Task directions:
Which lines run from the start of the data below to the line containing "INSERT INTO classes VALUES (8, 'Hist');"? Set them down exactly, with none added.

Data excerpts:

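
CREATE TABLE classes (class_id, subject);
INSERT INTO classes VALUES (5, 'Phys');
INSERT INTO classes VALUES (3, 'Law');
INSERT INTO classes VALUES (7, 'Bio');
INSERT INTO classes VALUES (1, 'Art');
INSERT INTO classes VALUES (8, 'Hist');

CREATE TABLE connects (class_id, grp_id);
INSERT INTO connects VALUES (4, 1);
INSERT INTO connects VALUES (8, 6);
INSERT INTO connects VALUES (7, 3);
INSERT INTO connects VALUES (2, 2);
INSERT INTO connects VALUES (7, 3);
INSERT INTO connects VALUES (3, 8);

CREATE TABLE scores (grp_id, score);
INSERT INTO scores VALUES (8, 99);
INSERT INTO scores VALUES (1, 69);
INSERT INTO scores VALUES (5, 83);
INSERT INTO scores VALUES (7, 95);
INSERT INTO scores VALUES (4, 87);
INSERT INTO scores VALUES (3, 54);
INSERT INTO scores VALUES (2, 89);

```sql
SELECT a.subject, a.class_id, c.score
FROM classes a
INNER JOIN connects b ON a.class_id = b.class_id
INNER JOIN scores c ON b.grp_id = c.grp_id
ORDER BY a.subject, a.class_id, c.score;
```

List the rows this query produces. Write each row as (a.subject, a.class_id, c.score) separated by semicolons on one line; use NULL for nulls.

(Bio, 7, 54); (Bio, 7, 54); (Law, 3, 99)

Evaluate left to right. First `classes a INNER JOIN connects b` on class_id: 4 row(s).
Then INNER JOIN `scores c` on grp_id: keep only rows whose b.grp_id appears in c.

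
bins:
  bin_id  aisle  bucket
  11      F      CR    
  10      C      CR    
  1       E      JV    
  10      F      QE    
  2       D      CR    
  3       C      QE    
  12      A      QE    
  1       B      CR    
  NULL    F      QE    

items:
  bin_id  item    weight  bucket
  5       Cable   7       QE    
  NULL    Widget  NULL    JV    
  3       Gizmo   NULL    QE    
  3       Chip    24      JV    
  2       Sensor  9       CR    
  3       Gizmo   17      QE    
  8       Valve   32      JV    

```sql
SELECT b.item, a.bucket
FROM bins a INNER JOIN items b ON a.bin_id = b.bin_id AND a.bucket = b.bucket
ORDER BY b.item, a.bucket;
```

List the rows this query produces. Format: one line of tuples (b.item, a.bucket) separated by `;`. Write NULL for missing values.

(Gizmo, QE); (Gizmo, QE); (Sensor, CR)

INNER JOIN keeps only pairs where the ON condition holds.
Matching on a.bin_id = b.bin_id AND a.bucket = b.bucket. A NULL in a compared column never satisfies the condition.
- a (bin_id=11, bucket=CR) has no partner → excluded.
- a (bin_id=10, bucket=CR) has no partner → excluded.
- a (bin_id=1, bucket=JV) has no partner → excluded.
- a (bin_id=10, bucket=QE) has no partner → excluded.
- a (bin_id=2, bucket=CR) pairs with 1 row(s) of b.
- a (bin_id=3, bucket=QE) pairs with 2 row(s) of b.
- a (bin_id=12, bucket=QE) has no partner → excluded.
- a (bin_id=1, bucket=CR) has no partner → excluded.
- a (bin_id=NULL, bucket=QE) has no partner → excluded.
After projecting and ordering:
b.item | a.bucket
Gizmo | QE
Gizmo | QE
Sensor | CR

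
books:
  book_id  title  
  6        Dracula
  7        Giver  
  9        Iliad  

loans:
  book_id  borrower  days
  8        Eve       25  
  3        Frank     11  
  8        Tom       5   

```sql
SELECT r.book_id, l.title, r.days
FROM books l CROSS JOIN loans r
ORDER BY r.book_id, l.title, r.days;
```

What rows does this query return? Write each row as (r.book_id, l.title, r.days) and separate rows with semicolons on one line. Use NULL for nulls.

(3, Dracula, 11); (3, Giver, 11); (3, Iliad, 11); (8, Dracula, 5); (8, Dracula, 25); (8, Giver, 5); (8, Giver, 25); (8, Iliad, 5); (8, Iliad, 25)

CROSS JOIN pairs every row of `books` with every row of `loans`: 3 × 3 = 9 rows.
After projecting and ordering:
r.book_id | l.title | r.days
3 | Dracula | 11
3 | Giver | 11
3 | Iliad | 11
8 | Dracula | 5
8 | Dracula | 25
8 | Giver | 5
8 | Giver | 25
8 | Iliad | 5
8 | Iliad | 25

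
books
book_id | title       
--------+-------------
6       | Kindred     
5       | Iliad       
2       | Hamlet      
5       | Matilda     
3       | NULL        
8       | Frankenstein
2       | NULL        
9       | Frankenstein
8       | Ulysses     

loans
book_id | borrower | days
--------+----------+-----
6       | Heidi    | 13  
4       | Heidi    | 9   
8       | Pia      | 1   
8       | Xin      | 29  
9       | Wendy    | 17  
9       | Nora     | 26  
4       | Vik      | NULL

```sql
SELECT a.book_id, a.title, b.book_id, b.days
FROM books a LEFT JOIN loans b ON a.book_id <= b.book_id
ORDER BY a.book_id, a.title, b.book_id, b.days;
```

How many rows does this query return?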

Expected answer:
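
CREATE TABLE classes (class_id, subject);
INSERT INTO classes VALUES (5, 'Phys');
INSERT INTO classes VALUES (3, 'Law');
INSERT INTO classes VALUES (7, 'Bio');
INSERT INTO classes VALUES (1, 'Art');
INSERT INTO classes VALUES (8, 'Hist');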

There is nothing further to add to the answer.